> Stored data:

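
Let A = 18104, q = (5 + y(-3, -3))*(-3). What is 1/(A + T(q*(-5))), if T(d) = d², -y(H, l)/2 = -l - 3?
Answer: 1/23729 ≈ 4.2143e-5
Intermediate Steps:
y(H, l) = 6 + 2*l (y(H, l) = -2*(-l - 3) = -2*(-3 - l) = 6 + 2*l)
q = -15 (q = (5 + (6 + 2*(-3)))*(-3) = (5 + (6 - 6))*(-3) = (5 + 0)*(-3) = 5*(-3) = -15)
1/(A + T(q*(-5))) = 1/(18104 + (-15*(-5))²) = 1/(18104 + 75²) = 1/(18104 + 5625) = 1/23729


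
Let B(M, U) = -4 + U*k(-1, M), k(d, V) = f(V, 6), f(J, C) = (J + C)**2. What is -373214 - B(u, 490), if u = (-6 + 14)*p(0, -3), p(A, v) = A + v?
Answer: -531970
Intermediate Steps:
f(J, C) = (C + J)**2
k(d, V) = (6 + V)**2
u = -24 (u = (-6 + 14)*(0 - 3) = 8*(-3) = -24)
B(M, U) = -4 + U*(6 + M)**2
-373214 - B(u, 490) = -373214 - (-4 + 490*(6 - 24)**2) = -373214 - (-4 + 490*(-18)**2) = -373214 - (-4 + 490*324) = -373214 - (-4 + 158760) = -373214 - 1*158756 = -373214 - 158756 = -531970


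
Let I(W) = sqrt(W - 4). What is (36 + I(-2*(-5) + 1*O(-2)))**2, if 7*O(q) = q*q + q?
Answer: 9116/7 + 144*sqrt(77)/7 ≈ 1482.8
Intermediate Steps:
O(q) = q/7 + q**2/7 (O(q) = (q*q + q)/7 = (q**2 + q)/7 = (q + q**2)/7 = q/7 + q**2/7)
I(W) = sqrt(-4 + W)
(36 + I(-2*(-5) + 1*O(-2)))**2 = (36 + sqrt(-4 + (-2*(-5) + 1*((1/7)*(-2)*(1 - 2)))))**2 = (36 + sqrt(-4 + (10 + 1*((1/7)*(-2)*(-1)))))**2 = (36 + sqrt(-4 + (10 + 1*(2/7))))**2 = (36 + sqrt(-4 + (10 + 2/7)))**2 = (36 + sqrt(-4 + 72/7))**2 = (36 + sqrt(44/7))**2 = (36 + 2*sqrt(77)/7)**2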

> WHAT NEEDS TO BE DONE:
Take the line holding "Answer: -531970" and the lines after it through the end of the entries. Retype them exactly and add nothing.

> REPLY TO THE EXERCISE:
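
Answer: -531970
Intermediate Steps:
f(J, C) = (C + J)**2
k(d, V) = (6 + V)**2
u = -24 (u = (-6 + 14)*(0 - 3) = 8*(-3) = -24)
B(M, U) = -4 + U*(6 + M)**2
-373214 - B(u, 490) = -373214 - (-4 + 490*(6 - 24)**2) = -373214 - (-4 + 490*(-18)**2) = -373214 - (-4 + 490*324) = -373214 - (-4 + 158760) = -373214 - 1*158756 = -373214 - 158756 = -531970


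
Let I(W) = sqrt(W - 4). What is (36 + I(-2*(-5) + 1*O(-2)))**2, if 7*O(q) = q*q + q?
Answer: 9116/7 + 144*sqrt(77)/7 ≈ 1482.8
Intermediate Steps:
O(q) = q/7 + q**2/7 (O(q) = (q*q + q)/7 = (q**2 + q)/7 = (q + q**2)/7 = q/7 + q**2/7)
I(W) = sqrt(-4 + W)
(36 + I(-2*(-5) + 1*O(-2)))**2 = (36 + sqrt(-4 + (-2*(-5) + 1*((1/7)*(-2)*(1 - 2)))))**2 = (36 + sqrt(-4 + (10 + 1*((1/7)*(-2)*(-1)))))**2 = (36 + sqrt(-4 + (10 + 1*(2/7))))**2 = (36 + sqrt(-4 + (10 + 2/7)))**2 = (36 + sqrt(-4 + 72/7))**2 = (36 + sqrt(44/7))**2 = (36 + 2*sqrt(77)/7)**2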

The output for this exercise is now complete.